§ TASK TO COMPLETE:
Output the records again verbatim.

─── EXERCISE INPUTS ───

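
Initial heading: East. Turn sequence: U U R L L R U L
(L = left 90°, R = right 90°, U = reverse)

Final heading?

Start: East
  U (U-turn (180°)) -> West
  U (U-turn (180°)) -> East
  R (right (90° clockwise)) -> South
  L (left (90° counter-clockwise)) -> East
  L (left (90° counter-clockwise)) -> North
  R (right (90° clockwise)) -> East
  U (U-turn (180°)) -> West
  L (left (90° counter-clockwise)) -> South
Final: South

Answer: Final heading: South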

───

§ FINISHED TASK:
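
Initial heading: East. Turn sequence: U U R L L R U L
(L = left 90°, R = right 90°, U = reverse)

Final heading?

Start: East
  U (U-turn (180°)) -> West
  U (U-turn (180°)) -> East
  R (right (90° clockwise)) -> South
  L (left (90° counter-clockwise)) -> East
  L (left (90° counter-clockwise)) -> North
  R (right (90° clockwise)) -> East
  U (U-turn (180°)) -> West
  L (left (90° counter-clockwise)) -> South
Final: South

Answer: Final heading: South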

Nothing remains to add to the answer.